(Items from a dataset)
———

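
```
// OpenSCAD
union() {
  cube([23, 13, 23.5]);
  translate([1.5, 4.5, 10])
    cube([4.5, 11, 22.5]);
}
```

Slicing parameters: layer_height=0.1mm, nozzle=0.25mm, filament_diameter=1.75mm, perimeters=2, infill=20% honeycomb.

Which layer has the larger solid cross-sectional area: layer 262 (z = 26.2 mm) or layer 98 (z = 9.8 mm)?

layer 98 (z = 9.8 mm)

Layer 262 (z = 26.2): the cube is absent (z outside [0, 23.5]); the cube at (1.5, 4.5) is present — its section is the full 4.5×11 rectangle (area 49.50 mm²); Combining (union): only the 4.5×11 cube at (1.5, 4.5) is present, so the union is just that shape — area = 49.50 mm². So its area = 49.50 mm². Layer 98 (z = 9.8): the cube is present — its section is the full 23×13 rectangle (area 299.00 mm²); the cube at (1.5, 4.5) is absent (z outside [10, 32.5]); Taking the union: only the 23×13 cube is present, so the union is just that shape — area = 299.00 mm². So its area = 299.00 mm². Layer 98 is larger (299.00 vs 49.50 mm²).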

———

### WHAT TO WORK ON
Reproduce the data. Keep it exact.

### TASK RESPONSE
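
```
// OpenSCAD
union() {
  cube([23, 13, 23.5]);
  translate([1.5, 4.5, 10])
    cube([4.5, 11, 22.5]);
}
```

Slicing parameters: layer_height=0.1mm, nozzle=0.25mm, filament_diameter=1.75mm, perimeters=2, infill=20% honeycomb.

Which layer has the larger solid cross-sectional area: layer 262 (z = 26.2 mm) or layer 98 (z = 9.8 mm)?

layer 98 (z = 9.8 mm)

Layer 262 (z = 26.2): the cube is absent (z outside [0, 23.5]); the cube at (1.5, 4.5) is present — its section is the full 4.5×11 rectangle (area 49.50 mm²); Combining (union): only the 4.5×11 cube at (1.5, 4.5) is present, so the union is just that shape — area = 49.50 mm². So its area = 49.50 mm². Layer 98 (z = 9.8): the cube is present — its section is the full 23×13 rectangle (area 299.00 mm²); the cube at (1.5, 4.5) is absent (z outside [10, 32.5]); Taking the union: only the 23×13 cube is present, so the union is just that shape — area = 299.00 mm². So its area = 299.00 mm². Layer 98 is larger (299.00 vs 49.50 mm²).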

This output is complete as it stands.